_AIM OF THE EXERCISE_: Starting at the first line and ending at the last, repeat the material word for word.
□ □ □ □ □ □ □
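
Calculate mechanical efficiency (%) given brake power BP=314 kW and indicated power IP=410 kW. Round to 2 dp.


eta_mech = (BP / IP) * 100
Ratio = 314 / 410 = 0.7659
eta_mech = 0.7659 * 100 = 76.59%


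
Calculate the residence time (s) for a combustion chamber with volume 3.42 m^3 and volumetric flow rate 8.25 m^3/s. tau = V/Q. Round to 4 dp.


tau = V / Q_flow
tau = 3.42 / 8.25 = 0.4145 s


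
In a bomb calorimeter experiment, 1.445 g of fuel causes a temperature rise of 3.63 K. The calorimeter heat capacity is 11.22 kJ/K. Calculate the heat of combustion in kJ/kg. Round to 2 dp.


Hc = C_cal * delta_T / m_fuel
Q_released = 11.22 * 3.63 = 40.7286 kJ
m_fuel = 1.445 g = 1.445/1000 kg = 0.001445 kg
Hc = 40.7286 / 0.001445 = 28185.88 kJ/kg


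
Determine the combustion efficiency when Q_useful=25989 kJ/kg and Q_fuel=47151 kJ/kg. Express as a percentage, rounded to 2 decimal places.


Efficiency = (Q_useful / Q_fuel) * 100
Efficiency = (25989 / 47151) * 100
Efficiency = 0.5512 * 100 = 55.12%


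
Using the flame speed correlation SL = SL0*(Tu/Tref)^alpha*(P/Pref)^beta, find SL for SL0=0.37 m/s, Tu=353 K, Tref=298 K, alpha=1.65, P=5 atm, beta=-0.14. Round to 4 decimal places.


SL = SL0 * (Tu/Tref)^alpha * (P/Pref)^beta
T ratio = 353/298 = 1.18456376
(T ratio)^alpha = 1.18456376^1.65 = 1.322426
(P/Pref)^beta = 5^(-0.14) = 0.798260
SL = 0.37 * 1.322426 * 0.798260 = 0.3906 m/s


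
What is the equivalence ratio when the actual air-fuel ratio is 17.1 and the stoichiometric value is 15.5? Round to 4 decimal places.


phi = AFR_stoich / AFR_actual
phi = 15.5 / 17.1 = 0.9064


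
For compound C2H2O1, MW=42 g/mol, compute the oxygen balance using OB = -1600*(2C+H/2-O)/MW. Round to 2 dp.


OB = -1600 * (2C + H/2 - O) / MW
Inner = 2*2 + 2/2 - 1 = 4.00
OB = -1600 * 4.00 / 42 = -152.38%


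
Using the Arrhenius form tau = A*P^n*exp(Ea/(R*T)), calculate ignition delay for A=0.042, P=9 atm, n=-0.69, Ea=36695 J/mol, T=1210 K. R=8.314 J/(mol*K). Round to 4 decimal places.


tau = A * P^n * exp(Ea/(R*T))
P^n = 9^(-0.69) = 0.21956983
Ea/(R*T) = 36695/(8.314*1210) = 3.647636
exp(Ea/(R*T)) = 38.383822
tau = 0.042 * 0.21956983 * 38.383822 = 0.3540 ms


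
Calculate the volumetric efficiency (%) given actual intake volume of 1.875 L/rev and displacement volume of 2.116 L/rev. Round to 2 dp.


eta_v = (V_actual / V_disp) * 100
Ratio = 1.875 / 2.116 = 0.8861
eta_v = 0.8861 * 100 = 88.61%


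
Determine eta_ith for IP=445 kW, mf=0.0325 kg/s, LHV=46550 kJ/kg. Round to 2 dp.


eta_ith = (IP / (mf * LHV)) * 100
Denominator = 0.0325 * 46550 = 1512.8750 kW
eta_ith = (445 / 1512.8750) * 100 = 29.41%


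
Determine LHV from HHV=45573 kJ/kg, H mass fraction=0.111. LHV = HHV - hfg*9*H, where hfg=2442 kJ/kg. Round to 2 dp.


LHV = HHV - hfg * 9 * H
Water correction = 2442 * 9 * 0.111 = 2439.558 kJ/kg
LHV = 45573 - 2439.558 = 43133.44 kJ/kg


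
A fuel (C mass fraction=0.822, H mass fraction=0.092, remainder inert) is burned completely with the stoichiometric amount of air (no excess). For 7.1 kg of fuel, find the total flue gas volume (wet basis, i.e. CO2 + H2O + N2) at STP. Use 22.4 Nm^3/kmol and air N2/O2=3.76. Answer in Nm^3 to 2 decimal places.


Per kg fuel: CO2 = (C/12 kmol)*22.4 = (0.822/12)*22.4 = 1.53440 Nm^3
Per kg fuel: H2O = (H/2 kmol)*22.4 = (0.092/2)*22.4 = 1.03040 Nm^3
O2 needed per kg fuel = C/12 + H/4 = 0.822/12 + 0.092/4 = 0.09150000 kmol
Per kg fuel: N2 = O2*3.76*22.4 = 0.09150000*3.76*22.4 = 7.70650 Nm^3
Total per kg = 1.53440 + 1.03040 + 7.70650 = 10.27130 Nm^3
Total = 10.27130 * 7.1 = 72.93 Nm^3


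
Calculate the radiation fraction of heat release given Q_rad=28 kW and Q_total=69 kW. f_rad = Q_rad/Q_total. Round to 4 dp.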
□ □ □ □ □ □ □
_RESULT BELOW_:
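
Calculate mechanical efficiency (%) given brake power BP=314 kW and indicated power IP=410 kW. Round to 2 dp.


eta_mech = (BP / IP) * 100
Ratio = 314 / 410 = 0.7659
eta_mech = 0.7659 * 100 = 76.59%


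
Calculate the residence time (s) for a combustion chamber with volume 3.42 m^3 and volumetric flow rate 8.25 m^3/s. tau = V/Q. Round to 4 dp.


tau = V / Q_flow
tau = 3.42 / 8.25 = 0.4145 s


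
In a bomb calorimeter experiment, 1.445 g of fuel causes a temperature rise of 3.63 K. The calorimeter heat capacity is 11.22 kJ/K. Calculate the heat of combustion in kJ/kg. Round to 2 dp.


Hc = C_cal * delta_T / m_fuel
Q_released = 11.22 * 3.63 = 40.7286 kJ
m_fuel = 1.445 g = 1.445/1000 kg = 0.001445 kg
Hc = 40.7286 / 0.001445 = 28185.88 kJ/kg


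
Determine the combustion efficiency when Q_useful=25989 kJ/kg and Q_fuel=47151 kJ/kg. Express as a percentage, rounded to 2 decimal places.


Efficiency = (Q_useful / Q_fuel) * 100
Efficiency = (25989 / 47151) * 100
Efficiency = 0.5512 * 100 = 55.12%


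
Using the flame speed correlation SL = SL0*(Tu/Tref)^alpha*(P/Pref)^beta, find SL for SL0=0.37 m/s, Tu=353 K, Tref=298 K, alpha=1.65, P=5 atm, beta=-0.14. Round to 4 decimal places.


SL = SL0 * (Tu/Tref)^alpha * (P/Pref)^beta
T ratio = 353/298 = 1.18456376
(T ratio)^alpha = 1.18456376^1.65 = 1.322426
(P/Pref)^beta = 5^(-0.14) = 0.798260
SL = 0.37 * 1.322426 * 0.798260 = 0.3906 m/s


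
What is the equivalence ratio when the actual air-fuel ratio is 17.1 and the stoichiometric value is 15.5? Round to 4 decimal places.


phi = AFR_stoich / AFR_actual
phi = 15.5 / 17.1 = 0.9064


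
For compound C2H2O1, MW=42 g/mol, compute the oxygen balance using OB = -1600*(2C+H/2-O)/MW. Round to 2 dp.


OB = -1600 * (2C + H/2 - O) / MW
Inner = 2*2 + 2/2 - 1 = 4.00
OB = -1600 * 4.00 / 42 = -152.38%


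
Using the Arrhenius form tau = A*P^n*exp(Ea/(R*T)), calculate ignition delay for A=0.042, P=9 atm, n=-0.69, Ea=36695 J/mol, T=1210 K. R=8.314 J/(mol*K). Round to 4 decimal places.


tau = A * P^n * exp(Ea/(R*T))
P^n = 9^(-0.69) = 0.21956983
Ea/(R*T) = 36695/(8.314*1210) = 3.647636
exp(Ea/(R*T)) = 38.383822
tau = 0.042 * 0.21956983 * 38.383822 = 0.3540 ms


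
Calculate the volumetric efficiency (%) given actual intake volume of 1.875 L/rev and displacement volume of 2.116 L/rev. Round to 2 dp.


eta_v = (V_actual / V_disp) * 100
Ratio = 1.875 / 2.116 = 0.8861
eta_v = 0.8861 * 100 = 88.61%


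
Determine eta_ith for IP=445 kW, mf=0.0325 kg/s, LHV=46550 kJ/kg. Round to 2 dp.


eta_ith = (IP / (mf * LHV)) * 100
Denominator = 0.0325 * 46550 = 1512.8750 kW
eta_ith = (445 / 1512.8750) * 100 = 29.41%


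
Determine LHV from HHV=45573 kJ/kg, H mass fraction=0.111. LHV = HHV - hfg*9*H, where hfg=2442 kJ/kg. Round to 2 dp.


LHV = HHV - hfg * 9 * H
Water correction = 2442 * 9 * 0.111 = 2439.558 kJ/kg
LHV = 45573 - 2439.558 = 43133.44 kJ/kg


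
A fuel (C mass fraction=0.822, H mass fraction=0.092, remainder inert) is burned completely with the stoichiometric amount of air (no excess). For 7.1 kg of fuel, find the total flue gas volume (wet basis, i.e. CO2 + H2O + N2) at STP. Use 22.4 Nm^3/kmol and air N2/O2=3.76. Answer in Nm^3 to 2 decimal places.


Per kg fuel: CO2 = (C/12 kmol)*22.4 = (0.822/12)*22.4 = 1.53440 Nm^3
Per kg fuel: H2O = (H/2 kmol)*22.4 = (0.092/2)*22.4 = 1.03040 Nm^3
O2 needed per kg fuel = C/12 + H/4 = 0.822/12 + 0.092/4 = 0.09150000 kmol
Per kg fuel: N2 = O2*3.76*22.4 = 0.09150000*3.76*22.4 = 7.70650 Nm^3
Total per kg = 1.53440 + 1.03040 + 7.70650 = 10.27130 Nm^3
Total = 10.27130 * 7.1 = 72.93 Nm^3


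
Calculate the radiation fraction of heat release given Q_rad=28 kW and Q_total=69 kW. f_rad = Q_rad/Q_total. Round to 4 dp.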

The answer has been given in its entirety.